--- Given records ---
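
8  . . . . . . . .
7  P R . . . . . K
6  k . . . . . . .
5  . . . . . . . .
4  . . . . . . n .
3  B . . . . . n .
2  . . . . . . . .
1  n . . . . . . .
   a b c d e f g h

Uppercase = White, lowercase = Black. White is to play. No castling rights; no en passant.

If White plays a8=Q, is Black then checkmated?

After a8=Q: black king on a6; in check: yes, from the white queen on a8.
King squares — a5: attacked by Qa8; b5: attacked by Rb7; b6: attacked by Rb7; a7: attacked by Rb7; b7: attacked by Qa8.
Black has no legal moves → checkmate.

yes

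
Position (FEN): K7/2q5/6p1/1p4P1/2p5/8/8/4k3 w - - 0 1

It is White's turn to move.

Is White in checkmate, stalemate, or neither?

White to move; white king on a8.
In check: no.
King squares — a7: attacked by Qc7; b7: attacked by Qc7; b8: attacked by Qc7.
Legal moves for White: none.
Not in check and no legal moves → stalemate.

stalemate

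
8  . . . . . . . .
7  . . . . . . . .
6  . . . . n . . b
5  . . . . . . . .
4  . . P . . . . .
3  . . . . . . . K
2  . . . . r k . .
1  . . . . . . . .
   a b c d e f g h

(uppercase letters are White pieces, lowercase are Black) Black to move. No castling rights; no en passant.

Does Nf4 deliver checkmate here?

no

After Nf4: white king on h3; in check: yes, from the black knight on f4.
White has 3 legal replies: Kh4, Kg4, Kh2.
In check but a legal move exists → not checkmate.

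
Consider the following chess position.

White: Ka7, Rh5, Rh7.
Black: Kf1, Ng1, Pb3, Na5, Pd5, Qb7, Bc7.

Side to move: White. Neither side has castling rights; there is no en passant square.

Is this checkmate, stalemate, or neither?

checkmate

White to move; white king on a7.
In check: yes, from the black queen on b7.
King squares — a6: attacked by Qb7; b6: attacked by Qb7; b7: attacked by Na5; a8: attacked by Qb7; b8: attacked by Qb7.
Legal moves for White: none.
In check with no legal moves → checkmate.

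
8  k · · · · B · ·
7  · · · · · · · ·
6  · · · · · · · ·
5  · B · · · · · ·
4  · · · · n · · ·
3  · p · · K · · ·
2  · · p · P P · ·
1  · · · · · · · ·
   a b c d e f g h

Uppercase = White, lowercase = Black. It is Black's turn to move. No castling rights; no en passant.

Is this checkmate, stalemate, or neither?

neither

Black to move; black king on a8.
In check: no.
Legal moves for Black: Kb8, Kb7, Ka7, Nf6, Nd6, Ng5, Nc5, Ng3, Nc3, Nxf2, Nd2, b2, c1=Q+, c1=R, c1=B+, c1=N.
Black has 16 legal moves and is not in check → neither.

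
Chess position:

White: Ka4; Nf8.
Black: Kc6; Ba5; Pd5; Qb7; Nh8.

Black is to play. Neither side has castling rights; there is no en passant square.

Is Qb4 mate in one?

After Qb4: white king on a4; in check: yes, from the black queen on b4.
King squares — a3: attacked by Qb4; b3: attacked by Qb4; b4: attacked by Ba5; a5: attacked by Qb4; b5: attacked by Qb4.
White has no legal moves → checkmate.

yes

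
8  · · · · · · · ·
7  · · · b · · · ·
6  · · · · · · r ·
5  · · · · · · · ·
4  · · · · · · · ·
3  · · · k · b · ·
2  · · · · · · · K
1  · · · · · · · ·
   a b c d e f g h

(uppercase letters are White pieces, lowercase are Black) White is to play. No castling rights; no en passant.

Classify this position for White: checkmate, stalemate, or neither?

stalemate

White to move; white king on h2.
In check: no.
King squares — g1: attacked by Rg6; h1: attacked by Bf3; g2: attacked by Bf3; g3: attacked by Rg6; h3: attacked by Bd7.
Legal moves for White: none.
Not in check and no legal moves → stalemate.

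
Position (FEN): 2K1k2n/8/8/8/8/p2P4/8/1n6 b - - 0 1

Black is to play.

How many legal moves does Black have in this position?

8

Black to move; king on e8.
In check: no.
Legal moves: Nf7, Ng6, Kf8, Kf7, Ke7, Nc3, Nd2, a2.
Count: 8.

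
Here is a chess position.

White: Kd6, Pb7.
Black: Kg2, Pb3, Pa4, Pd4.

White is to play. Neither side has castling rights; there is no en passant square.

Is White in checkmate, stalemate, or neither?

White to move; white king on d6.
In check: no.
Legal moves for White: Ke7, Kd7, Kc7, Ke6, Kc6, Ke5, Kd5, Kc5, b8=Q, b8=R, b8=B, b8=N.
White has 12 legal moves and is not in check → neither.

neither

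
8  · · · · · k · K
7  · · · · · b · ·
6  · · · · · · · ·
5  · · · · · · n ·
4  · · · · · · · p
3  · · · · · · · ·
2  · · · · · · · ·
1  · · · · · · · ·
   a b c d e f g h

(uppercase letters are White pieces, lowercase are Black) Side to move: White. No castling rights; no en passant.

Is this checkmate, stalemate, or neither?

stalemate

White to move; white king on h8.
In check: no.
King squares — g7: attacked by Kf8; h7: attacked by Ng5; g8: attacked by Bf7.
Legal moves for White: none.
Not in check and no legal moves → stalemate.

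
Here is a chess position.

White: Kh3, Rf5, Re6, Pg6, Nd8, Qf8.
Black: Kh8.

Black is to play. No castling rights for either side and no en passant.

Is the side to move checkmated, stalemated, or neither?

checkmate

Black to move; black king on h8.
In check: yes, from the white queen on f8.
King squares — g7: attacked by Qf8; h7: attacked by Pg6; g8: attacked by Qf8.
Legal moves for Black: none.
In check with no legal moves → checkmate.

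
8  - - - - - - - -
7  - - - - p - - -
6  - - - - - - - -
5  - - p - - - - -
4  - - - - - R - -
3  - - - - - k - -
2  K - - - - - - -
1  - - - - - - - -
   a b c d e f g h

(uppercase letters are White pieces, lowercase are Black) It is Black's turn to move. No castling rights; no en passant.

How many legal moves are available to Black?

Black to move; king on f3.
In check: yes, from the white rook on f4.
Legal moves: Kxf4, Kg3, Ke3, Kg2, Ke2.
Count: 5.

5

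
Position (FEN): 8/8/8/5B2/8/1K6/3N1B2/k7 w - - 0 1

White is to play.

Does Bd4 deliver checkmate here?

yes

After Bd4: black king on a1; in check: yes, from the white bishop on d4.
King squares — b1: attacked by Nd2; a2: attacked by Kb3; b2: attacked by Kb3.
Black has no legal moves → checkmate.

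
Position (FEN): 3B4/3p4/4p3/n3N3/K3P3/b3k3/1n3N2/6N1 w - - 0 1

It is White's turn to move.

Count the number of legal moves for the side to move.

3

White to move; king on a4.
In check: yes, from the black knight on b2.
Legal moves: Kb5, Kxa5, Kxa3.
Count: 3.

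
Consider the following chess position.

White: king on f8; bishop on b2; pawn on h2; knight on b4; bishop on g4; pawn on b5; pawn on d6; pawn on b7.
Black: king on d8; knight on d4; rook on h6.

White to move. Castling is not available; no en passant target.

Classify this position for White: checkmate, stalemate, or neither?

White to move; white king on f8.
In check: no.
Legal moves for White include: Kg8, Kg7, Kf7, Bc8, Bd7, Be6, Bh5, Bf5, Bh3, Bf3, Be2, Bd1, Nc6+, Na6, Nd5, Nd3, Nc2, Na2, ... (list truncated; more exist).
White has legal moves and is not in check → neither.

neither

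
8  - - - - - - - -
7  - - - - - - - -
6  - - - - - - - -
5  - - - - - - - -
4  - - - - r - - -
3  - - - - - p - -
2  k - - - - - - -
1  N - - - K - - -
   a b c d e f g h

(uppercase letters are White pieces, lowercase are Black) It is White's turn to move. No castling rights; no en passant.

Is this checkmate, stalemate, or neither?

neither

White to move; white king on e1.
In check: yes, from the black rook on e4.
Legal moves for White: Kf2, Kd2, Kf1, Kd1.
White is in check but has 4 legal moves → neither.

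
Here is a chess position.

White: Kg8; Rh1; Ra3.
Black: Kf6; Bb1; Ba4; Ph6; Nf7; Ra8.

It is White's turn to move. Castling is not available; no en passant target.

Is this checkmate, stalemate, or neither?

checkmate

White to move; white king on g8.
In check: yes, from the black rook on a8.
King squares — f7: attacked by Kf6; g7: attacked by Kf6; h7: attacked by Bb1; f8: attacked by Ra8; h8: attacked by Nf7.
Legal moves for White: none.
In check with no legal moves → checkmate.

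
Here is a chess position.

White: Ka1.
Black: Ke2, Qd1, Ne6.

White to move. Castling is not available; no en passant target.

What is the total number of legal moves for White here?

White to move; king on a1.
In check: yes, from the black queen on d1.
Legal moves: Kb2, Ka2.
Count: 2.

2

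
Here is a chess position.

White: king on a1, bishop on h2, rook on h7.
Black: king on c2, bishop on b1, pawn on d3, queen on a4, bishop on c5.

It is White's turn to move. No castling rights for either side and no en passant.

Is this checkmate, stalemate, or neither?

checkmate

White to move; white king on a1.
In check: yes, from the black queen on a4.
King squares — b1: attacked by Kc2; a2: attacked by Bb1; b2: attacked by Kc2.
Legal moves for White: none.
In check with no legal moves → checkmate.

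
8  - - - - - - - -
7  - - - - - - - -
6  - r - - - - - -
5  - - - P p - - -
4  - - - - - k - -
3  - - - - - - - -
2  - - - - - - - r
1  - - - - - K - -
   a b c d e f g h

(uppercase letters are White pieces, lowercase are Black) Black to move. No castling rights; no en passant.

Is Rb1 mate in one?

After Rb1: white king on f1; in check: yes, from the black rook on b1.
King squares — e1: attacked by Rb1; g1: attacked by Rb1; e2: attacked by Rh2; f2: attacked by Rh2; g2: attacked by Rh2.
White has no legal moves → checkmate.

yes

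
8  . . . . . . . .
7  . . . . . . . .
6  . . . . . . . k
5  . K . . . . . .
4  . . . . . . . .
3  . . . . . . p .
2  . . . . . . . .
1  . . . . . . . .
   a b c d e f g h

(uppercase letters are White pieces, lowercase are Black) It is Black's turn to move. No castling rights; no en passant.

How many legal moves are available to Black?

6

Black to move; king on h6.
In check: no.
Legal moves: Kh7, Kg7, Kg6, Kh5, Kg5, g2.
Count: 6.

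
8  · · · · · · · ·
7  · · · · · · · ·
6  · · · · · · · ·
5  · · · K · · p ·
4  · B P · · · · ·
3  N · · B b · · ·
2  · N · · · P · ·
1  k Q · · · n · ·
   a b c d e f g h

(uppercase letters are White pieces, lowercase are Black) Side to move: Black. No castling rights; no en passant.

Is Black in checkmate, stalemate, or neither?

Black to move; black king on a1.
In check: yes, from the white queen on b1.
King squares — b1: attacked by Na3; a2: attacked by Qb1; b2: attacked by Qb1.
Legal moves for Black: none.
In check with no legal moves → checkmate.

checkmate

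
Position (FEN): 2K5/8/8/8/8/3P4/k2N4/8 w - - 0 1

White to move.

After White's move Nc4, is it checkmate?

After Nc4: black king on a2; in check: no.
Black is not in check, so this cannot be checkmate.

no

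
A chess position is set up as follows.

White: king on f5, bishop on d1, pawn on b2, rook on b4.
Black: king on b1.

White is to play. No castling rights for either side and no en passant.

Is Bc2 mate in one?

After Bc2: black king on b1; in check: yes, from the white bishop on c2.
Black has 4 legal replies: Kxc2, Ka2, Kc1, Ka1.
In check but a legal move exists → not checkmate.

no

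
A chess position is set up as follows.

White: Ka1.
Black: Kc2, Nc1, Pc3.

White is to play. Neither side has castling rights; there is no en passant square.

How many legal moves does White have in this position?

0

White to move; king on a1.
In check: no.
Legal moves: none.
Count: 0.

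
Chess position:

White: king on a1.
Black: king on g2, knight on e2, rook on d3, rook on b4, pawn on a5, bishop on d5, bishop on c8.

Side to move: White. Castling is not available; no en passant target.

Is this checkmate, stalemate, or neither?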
---
● **What is expected**: Copy out the lines above word for word, stopping after the line containing "Uppercase = White, lowercase = Black. White".

● **Exercise answer**:
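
8  . . . . . . . .
7  P R . . . . . K
6  k . . . . . . .
5  . . . . . . . .
4  . . . . . . n .
3  B . . . . . n .
2  . . . . . . . .
1  n . . . . . . .
   a b c d e f g h

Uppercase = White, lowercase = Black. White is to play. No castling rights; no en passant.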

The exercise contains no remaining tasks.